**Aim of the exercise:**
Go to the line in the entries below that holds "What is (224² + 12224)/(-35380 + 29881)?" and repeat exactly from there through the line that holds "Answer: 1485", inclusive.

**Provided records:**
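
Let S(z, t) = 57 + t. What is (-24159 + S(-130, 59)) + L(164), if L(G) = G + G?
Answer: -23715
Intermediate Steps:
L(G) = 2*G
(-24159 + S(-130, 59)) + L(164) = (-24159 + (57 + 59)) + 2*164 = (-24159 + 116) + 328 = -24043 + 328 = -23715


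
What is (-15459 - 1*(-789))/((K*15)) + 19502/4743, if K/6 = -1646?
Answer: 32873401/7806978 ≈ 4.2108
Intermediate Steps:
K = -9876 (K = 6*(-1646) = -9876)
(-15459 - 1*(-789))/((K*15)) + 19502/4743 = (-15459 - 1*(-789))/((-9876*15)) + 19502/4743 = (-15459 + 789)/(-148140) + 19502*(1/4743) = -14670*(-1/148140) + 19502/4743 = 163/1646 + 19502/4743 = 32873401/7806978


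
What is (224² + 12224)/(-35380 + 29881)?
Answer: -1600/141 ≈ -11.348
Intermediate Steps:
(224² + 12224)/(-35380 + 29881) = (50176 + 12224)/(-5499) = 62400*(-1/5499) = -1600/141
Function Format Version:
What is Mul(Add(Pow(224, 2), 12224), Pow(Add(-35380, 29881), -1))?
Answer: Rational(-1600, 141) ≈ -11.348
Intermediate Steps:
Mul(Add(Pow(224, 2), 12224), Pow(Add(-35380, 29881), -1)) = Mul(Add(50176, 12224), Pow(-5499, -1)) = Mul(62400, Rational(-1, 5499)) = Rational(-1600, 141)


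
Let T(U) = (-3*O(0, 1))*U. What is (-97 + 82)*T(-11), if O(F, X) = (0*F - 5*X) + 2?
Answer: 1485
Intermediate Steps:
O(F, X) = 2 - 5*X (O(F, X) = (0 - 5*X) + 2 = -5*X + 2 = 2 - 5*X)
T(U) = 9*U (T(U) = (-3*(2 - 5*1))*U = (-3*(2 - 5))*U = (-3*(-3))*U = 9*U)
(-97 + 82)*T(-11) = (-97 + 82)*(9*(-11)) = -15*(-99) = 1485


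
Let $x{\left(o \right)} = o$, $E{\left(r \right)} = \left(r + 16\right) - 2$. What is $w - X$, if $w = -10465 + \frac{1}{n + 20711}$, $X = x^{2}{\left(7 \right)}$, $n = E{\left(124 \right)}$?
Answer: $- \frac{219206385}{20849} \approx -10514.0$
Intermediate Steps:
$E{\left(r \right)} = 14 + r$ ($E{\left(r \right)} = \left(16 + r\right) - 2 = 14 + r$)
$n = 138$ ($n = 14 + 124 = 138$)
$X = 49$ ($X = 7^{2} = 49$)
$w = - \frac{218184784}{20849}$ ($w = -10465 + \frac{1}{138 + 20711} = -10465 + \frac{1}{20849} = - \frac{218184784}{20849} \approx -10465.0$)
$w - X = - \frac{218184784}{20849} - 49 = - \frac{219206385}{20849}$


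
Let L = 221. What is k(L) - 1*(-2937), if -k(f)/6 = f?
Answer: 1611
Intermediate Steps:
k(f) = -6*f
k(L) - 1*(-2937) = -6*221 - 1*(-2937) = -1326 + 2937 = 1611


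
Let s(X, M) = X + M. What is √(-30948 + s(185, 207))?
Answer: 2*I*√7639 ≈ 174.8*I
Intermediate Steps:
s(X, M) = M + X
√(-30948 + s(185, 207)) = √(-30948 + (207 + 185)) = √(-30948 + 392) = √(-30556) = 2*I*√7639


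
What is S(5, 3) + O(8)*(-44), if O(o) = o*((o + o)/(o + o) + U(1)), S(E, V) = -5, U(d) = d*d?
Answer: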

**Solved problem:**
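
What is (224² + 12224)/(-35380 + 29881)?
Answer: -1600/141 ≈ -11.348
Intermediate Steps:
(224² + 12224)/(-35380 + 29881) = (50176 + 12224)/(-5499) = 62400*(-1/5499) = -1600/141
Function Format Version:
What is Mul(Add(Pow(224, 2), 12224), Pow(Add(-35380, 29881), -1))?
Answer: Rational(-1600, 141) ≈ -11.348
Intermediate Steps:
Mul(Add(Pow(224, 2), 12224), Pow(Add(-35380, 29881), -1)) = Mul(Add(50176, 12224), Pow(-5499, -1)) = Mul(62400, Rational(-1, 5499)) = Rational(-1600, 141)


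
Let T(U) = (-3*O(0, 1))*U. What is (-97 + 82)*T(-11), if O(F, X) = (0*F - 5*X) + 2?
Answer: 1485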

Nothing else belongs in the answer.